- Opening Delimiter -
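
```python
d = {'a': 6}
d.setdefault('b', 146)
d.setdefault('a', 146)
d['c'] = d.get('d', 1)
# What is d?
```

After line 1: d = {'a': 6}
After line 2 (setdefault adds 'b'=146): d = {'a': 6, 'b': 146}
After line 3 (setdefault 'a' no-op, already exists): d = {'a': 6, 'b': 146}
After line 4 (get('d', 1) returns default since 'd' not in d): d = {'a': 6, 'b': 146, 'c': 1}

{'a': 6, 'b': 146, 'c': 1}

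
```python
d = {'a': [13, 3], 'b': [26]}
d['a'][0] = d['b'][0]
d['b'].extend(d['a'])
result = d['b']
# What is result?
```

After line 1: d = {'a': [13, 3], 'b': [26]}
After line 2 (a[0] = b[0] = 26): d = {'a': [26, 3], 'b': [26]}
After line 3 (b.extend(a) appends [26, 3]): d = {'a': [26, 3], 'b': [26, 26, 3]}
After line 4: result = d['b'] = [26, 26, 3]

[26, 26, 3]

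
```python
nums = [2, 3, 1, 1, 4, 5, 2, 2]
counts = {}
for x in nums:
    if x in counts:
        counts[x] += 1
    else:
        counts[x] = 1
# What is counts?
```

Initial: counts = {}, nums = [2, 3, 1, 1, 4, 5, 2, 2]
See 2: counts = {2: 1}
See 3: counts = {2: 1, 3: 1}
See 1: counts = {2: 1, 3: 1, 1: 1}
See 1: counts = {2: 1, 3: 1, 1: 2}
See 4: counts = {2: 1, 3: 1, 1: 2, 4: 1}
See 5: counts = {2: 1, 3: 1, 1: 2, 4: 1, 5: 1}
See 2: counts = {2: 2, 3: 1, 1: 2, 4: 1, 5: 1}
See 2: counts = {2: 3, 3: 1, 1: 2, 4: 1, 5: 1}

{2: 3, 3: 1, 1: 2, 4: 1, 5: 1}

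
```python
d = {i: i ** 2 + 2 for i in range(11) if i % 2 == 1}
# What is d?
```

{1: 3, 3: 11, 5: 27, 7: 51, 9: 83}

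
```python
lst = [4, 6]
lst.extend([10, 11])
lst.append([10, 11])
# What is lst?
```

After line 1: lst = [4, 6]
After line 2 (extend unpacks [10, 11]): lst = [4, 6, 10, 11]
After line 3 (append adds [10, 11] as single element): lst = [4, 6, 10, 11, [10, 11]]

[4, 6, 10, 11, [10, 11]]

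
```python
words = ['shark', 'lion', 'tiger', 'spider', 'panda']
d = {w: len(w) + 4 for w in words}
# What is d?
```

{'shark': 9, 'lion': 8, 'tiger': 9, 'spider': 10, 'panda': 9}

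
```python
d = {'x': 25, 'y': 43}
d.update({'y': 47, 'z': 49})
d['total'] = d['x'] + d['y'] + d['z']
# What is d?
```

After line 1: d = {'x': 25, 'y': 43}
After line 2 (y overwritten, z added): d = {'x': 25, 'y': 47, 'z': 49}
After line 3 (total = 25 + 47 + 49 = 121): d = {'x': 25, 'y': 47, 'z': 49, 'total': 121}

{'x': 25, 'y': 47, 'z': 49, 'total': 121}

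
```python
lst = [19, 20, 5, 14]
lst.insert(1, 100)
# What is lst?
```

[19, 100, 20, 5, 14]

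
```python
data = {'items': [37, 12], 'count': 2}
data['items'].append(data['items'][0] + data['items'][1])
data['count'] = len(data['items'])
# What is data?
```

After line 1: data = {'items': [37, 12], 'count': 2}
After line 2 (append 37 + 12 = 49): data = {'items': [37, 12, 49], 'count': 2}
After line 3 (count = len(items) = 3): data = {'items': [37, 12, 49], 'count': 3}

{'items': [37, 12, 49], 'count': 3}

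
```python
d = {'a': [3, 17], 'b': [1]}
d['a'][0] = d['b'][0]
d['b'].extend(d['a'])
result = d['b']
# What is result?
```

After line 1: d = {'a': [3, 17], 'b': [1]}
After line 2 (a[0] = b[0] = 1): d = {'a': [1, 17], 'b': [1]}
After line 3 (b.extend(a) appends [1, 17]): d = {'a': [1, 17], 'b': [1, 1, 17]}
After line 4: result = d['b'] = [1, 1, 17]

[1, 1, 17]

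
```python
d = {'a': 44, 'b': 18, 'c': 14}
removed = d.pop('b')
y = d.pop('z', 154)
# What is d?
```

After line 1: d = {'a': 44, 'b': 18, 'c': 14}
After line 2 (pop 'b' returns 18): d = {'a': 44, 'c': 14}, removed = 18
After line 3 (pop 'z' missing, returns default 154): d = {'a': 44, 'c': 14}, y = 154

{'a': 44, 'c': 14}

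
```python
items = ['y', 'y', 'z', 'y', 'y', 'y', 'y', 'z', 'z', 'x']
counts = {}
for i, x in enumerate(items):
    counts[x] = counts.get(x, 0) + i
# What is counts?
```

Initial: counts = {}, items = ['y', 'y', 'z', 'y', 'y', 'y', 'y', 'z', 'z', 'x']
i=0, x='y': counts = {'y': 0}
i=1, x='y': counts = {'y': 1}
i=2, x='z': counts = {'y': 1, 'z': 2}
i=3, x='y': counts = {'y': 4, 'z': 2}
i=4, x='y': counts = {'y': 8, 'z': 2}
i=5, x='y': counts = {'y': 13, 'z': 2}
i=6, x='y': counts = {'y': 19, 'z': 2}
i=7, x='z': counts = {'y': 19, 'z': 9}
i=8, x='z': counts = {'y': 19, 'z': 17}
i=9, x='x': counts = {'y': 19, 'z': 17, 'x': 9}

{'y': 19, 'z': 17, 'x': 9}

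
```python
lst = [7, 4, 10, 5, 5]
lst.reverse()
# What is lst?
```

[5, 5, 10, 4, 7]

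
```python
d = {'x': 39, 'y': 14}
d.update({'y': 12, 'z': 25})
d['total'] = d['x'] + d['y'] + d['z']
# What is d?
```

After line 1: d = {'x': 39, 'y': 14}
After line 2 (y overwritten, z added): d = {'x': 39, 'y': 12, 'z': 25}
After line 3 (total = 39 + 12 + 25 = 76): d = {'x': 39, 'y': 12, 'z': 25, 'total': 76}

{'x': 39, 'y': 12, 'z': 25, 'total': 76}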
- Closing Delimiter -
Line by line, transcribe the data exactly.

## Answer to the problem
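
```python
d = {'a': 6}
d.setdefault('b', 146)
d.setdefault('a', 146)
d['c'] = d.get('d', 1)
# What is d?
```

After line 1: d = {'a': 6}
After line 2 (setdefault adds 'b'=146): d = {'a': 6, 'b': 146}
After line 3 (setdefault 'a' no-op, already exists): d = {'a': 6, 'b': 146}
After line 4 (get('d', 1) returns default since 'd' not in d): d = {'a': 6, 'b': 146, 'c': 1}

{'a': 6, 'b': 146, 'c': 1}

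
```python
d = {'a': [13, 3], 'b': [26]}
d['a'][0] = d['b'][0]
d['b'].extend(d['a'])
result = d['b']
# What is result?
```

After line 1: d = {'a': [13, 3], 'b': [26]}
After line 2 (a[0] = b[0] = 26): d = {'a': [26, 3], 'b': [26]}
After line 3 (b.extend(a) appends [26, 3]): d = {'a': [26, 3], 'b': [26, 26, 3]}
After line 4: result = d['b'] = [26, 26, 3]

[26, 26, 3]

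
```python
nums = [2, 3, 1, 1, 4, 5, 2, 2]
counts = {}
for x in nums:
    if x in counts:
        counts[x] += 1
    else:
        counts[x] = 1
# What is counts?
```

Initial: counts = {}, nums = [2, 3, 1, 1, 4, 5, 2, 2]
See 2: counts = {2: 1}
See 3: counts = {2: 1, 3: 1}
See 1: counts = {2: 1, 3: 1, 1: 1}
See 1: counts = {2: 1, 3: 1, 1: 2}
See 4: counts = {2: 1, 3: 1, 1: 2, 4: 1}
See 5: counts = {2: 1, 3: 1, 1: 2, 4: 1, 5: 1}
See 2: counts = {2: 2, 3: 1, 1: 2, 4: 1, 5: 1}
See 2: counts = {2: 3, 3: 1, 1: 2, 4: 1, 5: 1}

{2: 3, 3: 1, 1: 2, 4: 1, 5: 1}

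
```python
d = {i: i ** 2 + 2 for i in range(11) if i % 2 == 1}
# What is d?
```

{1: 3, 3: 11, 5: 27, 7: 51, 9: 83}

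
```python
lst = [4, 6]
lst.extend([10, 11])
lst.append([10, 11])
# What is lst?
```

After line 1: lst = [4, 6]
After line 2 (extend unpacks [10, 11]): lst = [4, 6, 10, 11]
After line 3 (append adds [10, 11] as single element): lst = [4, 6, 10, 11, [10, 11]]

[4, 6, 10, 11, [10, 11]]

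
```python
words = ['shark', 'lion', 'tiger', 'spider', 'panda']
d = {w: len(w) + 4 for w in words}
# What is d?
```

{'shark': 9, 'lion': 8, 'tiger': 9, 'spider': 10, 'panda': 9}

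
```python
d = {'x': 25, 'y': 43}
d.update({'y': 47, 'z': 49})
d['total'] = d['x'] + d['y'] + d['z']
# What is d?
```

After line 1: d = {'x': 25, 'y': 43}
After line 2 (y overwritten, z added): d = {'x': 25, 'y': 47, 'z': 49}
After line 3 (total = 25 + 47 + 49 = 121): d = {'x': 25, 'y': 47, 'z': 49, 'total': 121}

{'x': 25, 'y': 47, 'z': 49, 'total': 121}

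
```python
lst = [19, 20, 5, 14]
lst.insert(1, 100)
# What is lst?
```

[19, 100, 20, 5, 14]

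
```python
data = {'items': [37, 12], 'count': 2}
data['items'].append(data['items'][0] + data['items'][1])
data['count'] = len(data['items'])
# What is data?
```

After line 1: data = {'items': [37, 12], 'count': 2}
After line 2 (append 37 + 12 = 49): data = {'items': [37, 12, 49], 'count': 2}
After line 3 (count = len(items) = 3): data = {'items': [37, 12, 49], 'count': 3}

{'items': [37, 12, 49], 'count': 3}

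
```python
d = {'a': [3, 17], 'b': [1]}
d['a'][0] = d['b'][0]
d['b'].extend(d['a'])
result = d['b']
# What is result?
```

After line 1: d = {'a': [3, 17], 'b': [1]}
After line 2 (a[0] = b[0] = 1): d = {'a': [1, 17], 'b': [1]}
After line 3 (b.extend(a) appends [1, 17]): d = {'a': [1, 17], 'b': [1, 1, 17]}
After line 4: result = d['b'] = [1, 1, 17]

[1, 1, 17]

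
```python
d = {'a': 44, 'b': 18, 'c': 14}
removed = d.pop('b')
y = d.pop('z', 154)
# What is d?
```

After line 1: d = {'a': 44, 'b': 18, 'c': 14}
After line 2 (pop 'b' returns 18): d = {'a': 44, 'c': 14}, removed = 18
After line 3 (pop 'z' missing, returns default 154): d = {'a': 44, 'c': 14}, y = 154

{'a': 44, 'c': 14}

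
```python
items = ['y', 'y', 'z', 'y', 'y', 'y', 'y', 'z', 'z', 'x']
counts = {}
for i, x in enumerate(items):
    counts[x] = counts.get(x, 0) + i
# What is counts?
```

Initial: counts = {}, items = ['y', 'y', 'z', 'y', 'y', 'y', 'y', 'z', 'z', 'x']
i=0, x='y': counts = {'y': 0}
i=1, x='y': counts = {'y': 1}
i=2, x='z': counts = {'y': 1, 'z': 2}
i=3, x='y': counts = {'y': 4, 'z': 2}
i=4, x='y': counts = {'y': 8, 'z': 2}
i=5, x='y': counts = {'y': 13, 'z': 2}
i=6, x='y': counts = {'y': 19, 'z': 2}
i=7, x='z': counts = {'y': 19, 'z': 9}
i=8, x='z': counts = {'y': 19, 'z': 17}
i=9, x='x': counts = {'y': 19, 'z': 17, 'x': 9}

{'y': 19, 'z': 17, 'x': 9}

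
```python
lst = [7, 4, 10, 5, 5]
lst.reverse()
# What is lst?
```

[5, 5, 10, 4, 7]

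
```python
d = {'x': 39, 'y': 14}
d.update({'y': 12, 'z': 25})
d['total'] = d['x'] + d['y'] + d['z']
# What is d?
```

After line 1: d = {'x': 39, 'y': 14}
After line 2 (y overwritten, z added): d = {'x': 39, 'y': 12, 'z': 25}
After line 3 (total = 39 + 12 + 25 = 76): d = {'x': 39, 'y': 12, 'z': 25, 'total': 76}

{'x': 39, 'y': 12, 'z': 25, 'total': 76}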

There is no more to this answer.